> [WORKING DATA]
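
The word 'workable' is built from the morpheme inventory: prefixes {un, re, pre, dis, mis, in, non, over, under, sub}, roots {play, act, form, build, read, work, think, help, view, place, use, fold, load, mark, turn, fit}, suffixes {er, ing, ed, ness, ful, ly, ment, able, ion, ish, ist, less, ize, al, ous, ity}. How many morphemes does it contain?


Segmenting 'workable' against the inventory:
  'work' -> root (morpheme 1)
  'able' -> suffix (morpheme 2)
Total morphemes: 2

2


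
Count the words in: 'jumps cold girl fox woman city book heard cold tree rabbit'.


Counting words by splitting on spaces:
  Word 1: 'jumps'
  Word 2: 'cold'
  Word 3: 'girl'
  Word 4: 'fox'
  Word 5: 'woman'
  Word 6: 'city'
  Word 7: 'book'
  Word 8: 'heard'
  Word 9: 'cold'
  Word 10: 'tree'
  Word 11: 'rabbit'
Total words: 11

11


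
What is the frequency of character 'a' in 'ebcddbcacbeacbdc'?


Scanning 'ebcddbcacbeacbdc' for 'a':
  Position 7: 'a' -> MATCH (count: 1)
  Position 11: 'a' -> MATCH (count: 2)
Total occurrences of 'a': 2

2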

> [TASK REQUIREMENTS]
What you should produce is an exact restatement of all the material.

> [RESULT OF THIS EXERCISE]
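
The word 'workable' is built from the morpheme inventory: prefixes {un, re, pre, dis, mis, in, non, over, under, sub}, roots {play, act, form, build, read, work, think, help, view, place, use, fold, load, mark, turn, fit}, suffixes {er, ing, ed, ness, ful, ly, ment, able, ion, ish, ist, less, ize, al, ous, ity}. How many morphemes does it contain?


Segmenting 'workable' against the inventory:
  'work' -> root (morpheme 1)
  'able' -> suffix (morpheme 2)
Total morphemes: 2

2


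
Count the words in: 'jumps cold girl fox woman city book heard cold tree rabbit'.


Counting words by splitting on spaces:
  Word 1: 'jumps'
  Word 2: 'cold'
  Word 3: 'girl'
  Word 4: 'fox'
  Word 5: 'woman'
  Word 6: 'city'
  Word 7: 'book'
  Word 8: 'heard'
  Word 9: 'cold'
  Word 10: 'tree'
  Word 11: 'rabbit'
Total words: 11

11


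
What is the frequency of character 'a' in 'ebcddbcacbeacbdc'?


Scanning 'ebcddbcacbeacbdc' for 'a':
  Position 7: 'a' -> MATCH (count: 1)
  Position 11: 'a' -> MATCH (count: 2)
Total occurrences of 'a': 2

2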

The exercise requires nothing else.